(Working data)

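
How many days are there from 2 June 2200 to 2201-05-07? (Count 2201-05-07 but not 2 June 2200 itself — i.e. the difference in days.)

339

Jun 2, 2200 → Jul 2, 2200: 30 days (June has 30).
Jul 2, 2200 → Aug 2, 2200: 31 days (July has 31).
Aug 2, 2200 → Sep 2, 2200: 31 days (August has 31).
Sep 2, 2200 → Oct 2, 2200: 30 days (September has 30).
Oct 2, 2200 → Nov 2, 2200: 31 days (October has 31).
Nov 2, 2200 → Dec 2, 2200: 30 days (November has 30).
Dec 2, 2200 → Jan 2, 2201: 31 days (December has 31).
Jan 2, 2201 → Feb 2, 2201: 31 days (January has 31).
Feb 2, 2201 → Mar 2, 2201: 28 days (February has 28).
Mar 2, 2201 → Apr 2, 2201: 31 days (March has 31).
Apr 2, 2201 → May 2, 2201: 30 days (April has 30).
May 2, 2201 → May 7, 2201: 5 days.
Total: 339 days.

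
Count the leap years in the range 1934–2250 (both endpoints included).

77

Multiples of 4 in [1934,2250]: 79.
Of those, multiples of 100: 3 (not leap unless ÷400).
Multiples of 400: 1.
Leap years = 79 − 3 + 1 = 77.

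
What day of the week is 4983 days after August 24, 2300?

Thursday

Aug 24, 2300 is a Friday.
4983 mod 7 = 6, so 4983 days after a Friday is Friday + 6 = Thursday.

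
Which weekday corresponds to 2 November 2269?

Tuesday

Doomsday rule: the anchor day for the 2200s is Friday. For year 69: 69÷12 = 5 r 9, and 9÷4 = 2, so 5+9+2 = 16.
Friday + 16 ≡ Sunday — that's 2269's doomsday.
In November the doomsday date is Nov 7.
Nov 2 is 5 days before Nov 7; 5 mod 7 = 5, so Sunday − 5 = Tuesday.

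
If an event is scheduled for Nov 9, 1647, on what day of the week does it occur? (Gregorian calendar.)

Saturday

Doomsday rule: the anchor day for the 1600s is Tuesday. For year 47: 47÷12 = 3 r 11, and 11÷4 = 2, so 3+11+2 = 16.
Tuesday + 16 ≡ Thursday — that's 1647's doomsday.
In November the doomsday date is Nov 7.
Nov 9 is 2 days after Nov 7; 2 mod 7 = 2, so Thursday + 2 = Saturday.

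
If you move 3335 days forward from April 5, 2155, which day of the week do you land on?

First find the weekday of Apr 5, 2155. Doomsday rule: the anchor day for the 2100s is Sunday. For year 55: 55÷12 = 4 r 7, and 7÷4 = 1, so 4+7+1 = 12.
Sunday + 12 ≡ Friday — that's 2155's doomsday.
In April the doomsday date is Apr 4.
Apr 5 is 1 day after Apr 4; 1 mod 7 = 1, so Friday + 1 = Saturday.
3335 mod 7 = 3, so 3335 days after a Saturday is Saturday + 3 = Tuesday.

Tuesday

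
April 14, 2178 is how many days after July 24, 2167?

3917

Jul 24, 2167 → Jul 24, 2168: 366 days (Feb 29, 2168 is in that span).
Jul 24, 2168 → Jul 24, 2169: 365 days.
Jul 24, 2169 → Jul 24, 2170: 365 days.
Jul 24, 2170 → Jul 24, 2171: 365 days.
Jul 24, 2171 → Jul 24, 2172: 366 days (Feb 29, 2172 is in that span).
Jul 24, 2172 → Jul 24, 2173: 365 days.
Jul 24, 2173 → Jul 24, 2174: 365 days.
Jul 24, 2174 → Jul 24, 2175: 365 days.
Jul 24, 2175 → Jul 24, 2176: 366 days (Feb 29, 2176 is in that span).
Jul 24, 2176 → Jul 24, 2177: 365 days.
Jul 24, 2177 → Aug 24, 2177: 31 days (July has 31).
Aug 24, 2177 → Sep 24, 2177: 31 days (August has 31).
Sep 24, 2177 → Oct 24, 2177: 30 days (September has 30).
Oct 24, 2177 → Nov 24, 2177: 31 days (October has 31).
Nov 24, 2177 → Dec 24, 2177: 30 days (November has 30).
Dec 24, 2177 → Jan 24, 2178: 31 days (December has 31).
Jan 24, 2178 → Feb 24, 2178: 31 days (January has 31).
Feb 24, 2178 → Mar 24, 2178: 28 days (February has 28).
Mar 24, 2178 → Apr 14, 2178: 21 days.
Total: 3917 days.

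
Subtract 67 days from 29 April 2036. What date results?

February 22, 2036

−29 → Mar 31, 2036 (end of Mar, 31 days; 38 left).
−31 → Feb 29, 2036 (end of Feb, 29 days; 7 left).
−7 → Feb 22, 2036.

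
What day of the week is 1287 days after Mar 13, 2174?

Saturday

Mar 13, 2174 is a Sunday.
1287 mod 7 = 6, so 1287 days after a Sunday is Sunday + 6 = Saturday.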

(End Working data)

Retype every line above with nothing changed.

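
How many days are there from 2 June 2200 to 2201-05-07? (Count 2201-05-07 but not 2 June 2200 itself — i.e. the difference in days.)

339

Jun 2, 2200 → Jul 2, 2200: 30 days (June has 30).
Jul 2, 2200 → Aug 2, 2200: 31 days (July has 31).
Aug 2, 2200 → Sep 2, 2200: 31 days (August has 31).
Sep 2, 2200 → Oct 2, 2200: 30 days (September has 30).
Oct 2, 2200 → Nov 2, 2200: 31 days (October has 31).
Nov 2, 2200 → Dec 2, 2200: 30 days (November has 30).
Dec 2, 2200 → Jan 2, 2201: 31 days (December has 31).
Jan 2, 2201 → Feb 2, 2201: 31 days (January has 31).
Feb 2, 2201 → Mar 2, 2201: 28 days (February has 28).
Mar 2, 2201 → Apr 2, 2201: 31 days (March has 31).
Apr 2, 2201 → May 2, 2201: 30 days (April has 30).
May 2, 2201 → May 7, 2201: 5 days.
Total: 339 days.

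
Count the leap years in the range 1934–2250 (both endpoints included).

77

Multiples of 4 in [1934,2250]: 79.
Of those, multiples of 100: 3 (not leap unless ÷400).
Multiples of 400: 1.
Leap years = 79 − 3 + 1 = 77.

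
What day of the week is 4983 days after August 24, 2300?

Thursday

Aug 24, 2300 is a Friday.
4983 mod 7 = 6, so 4983 days after a Friday is Friday + 6 = Thursday.

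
Which weekday corresponds to 2 November 2269?

Tuesday

Doomsday rule: the anchor day for the 2200s is Friday. For year 69: 69÷12 = 5 r 9, and 9÷4 = 2, so 5+9+2 = 16.
Friday + 16 ≡ Sunday — that's 2269's doomsday.
In November the doomsday date is Nov 7.
Nov 2 is 5 days before Nov 7; 5 mod 7 = 5, so Sunday − 5 = Tuesday.

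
If an event is scheduled for Nov 9, 1647, on what day of the week does it occur? (Gregorian calendar.)

Saturday

Doomsday rule: the anchor day for the 1600s is Tuesday. For year 47: 47÷12 = 3 r 11, and 11÷4 = 2, so 3+11+2 = 16.
Tuesday + 16 ≡ Thursday — that's 1647's doomsday.
In November the doomsday date is Nov 7.
Nov 9 is 2 days after Nov 7; 2 mod 7 = 2, so Thursday + 2 = Saturday.

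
If you move 3335 days forward from April 5, 2155, which day of the week do you land on?

First find the weekday of Apr 5, 2155. Doomsday rule: the anchor day for the 2100s is Sunday. For year 55: 55÷12 = 4 r 7, and 7÷4 = 1, so 4+7+1 = 12.
Sunday + 12 ≡ Friday — that's 2155's doomsday.
In April the doomsday date is Apr 4.
Apr 5 is 1 day after Apr 4; 1 mod 7 = 1, so Friday + 1 = Saturday.
3335 mod 7 = 3, so 3335 days after a Saturday is Saturday + 3 = Tuesday.

Tuesday

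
April 14, 2178 is how many days after July 24, 2167?

3917

Jul 24, 2167 → Jul 24, 2168: 366 days (Feb 29, 2168 is in that span).
Jul 24, 2168 → Jul 24, 2169: 365 days.
Jul 24, 2169 → Jul 24, 2170: 365 days.
Jul 24, 2170 → Jul 24, 2171: 365 days.
Jul 24, 2171 → Jul 24, 2172: 366 days (Feb 29, 2172 is in that span).
Jul 24, 2172 → Jul 24, 2173: 365 days.
Jul 24, 2173 → Jul 24, 2174: 365 days.
Jul 24, 2174 → Jul 24, 2175: 365 days.
Jul 24, 2175 → Jul 24, 2176: 366 days (Feb 29, 2176 is in that span).
Jul 24, 2176 → Jul 24, 2177: 365 days.
Jul 24, 2177 → Aug 24, 2177: 31 days (July has 31).
Aug 24, 2177 → Sep 24, 2177: 31 days (August has 31).
Sep 24, 2177 → Oct 24, 2177: 30 days (September has 30).
Oct 24, 2177 → Nov 24, 2177: 31 days (October has 31).
Nov 24, 2177 → Dec 24, 2177: 30 days (November has 30).
Dec 24, 2177 → Jan 24, 2178: 31 days (December has 31).
Jan 24, 2178 → Feb 24, 2178: 31 days (January has 31).
Feb 24, 2178 → Mar 24, 2178: 28 days (February has 28).
Mar 24, 2178 → Apr 14, 2178: 21 days.
Total: 3917 days.

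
Subtract 67 days from 29 April 2036. What date results?

February 22, 2036

−29 → Mar 31, 2036 (end of Mar, 31 days; 38 left).
−31 → Feb 29, 2036 (end of Feb, 29 days; 7 left).
−7 → Feb 22, 2036.

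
What day of the week is 1287 days after Mar 13, 2174?

Saturday

Mar 13, 2174 is a Sunday.
1287 mod 7 = 6, so 1287 days after a Sunday is Sunday + 6 = Saturday.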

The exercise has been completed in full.